#### PROBLEM TO WORK ON
Write out all the data again, exactly as it stands.

#### Collected data entries
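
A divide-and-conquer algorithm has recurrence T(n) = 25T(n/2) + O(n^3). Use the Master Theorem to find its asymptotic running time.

Master Theorem for T(n) = 25T(n/2) + O(n^3):

a = 25, b = 2, c = 3
log_b(a) = log_2(25) = 4.6439

Case 1: c = 3 < log_2(25) = 4.6439
T(n) = O(n^(log_2 25))

For T(n) = 25T(n/2) + O(n^3): log_2(25) = 4.6439. This is Case 1 of the Master Theorem (c < log_b(a), work dominated by leaves), giving O(n^(log_2 25)).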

#### EXPECTED ANSWER
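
A divide-and-conquer algorithm has recurrence T(n) = 25T(n/2) + O(n^3). Use the Master Theorem to find its asymptotic running time.

Master Theorem for T(n) = 25T(n/2) + O(n^3):

a = 25, b = 2, c = 3
log_b(a) = log_2(25) = 4.6439

Case 1: c = 3 < log_2(25) = 4.6439
T(n) = O(n^(log_2 25))

For T(n) = 25T(n/2) + O(n^3): log_2(25) = 4.6439. This is Case 1 of the Master Theorem (c < log_b(a), work dominated by leaves), giving O(n^(log_2 25)).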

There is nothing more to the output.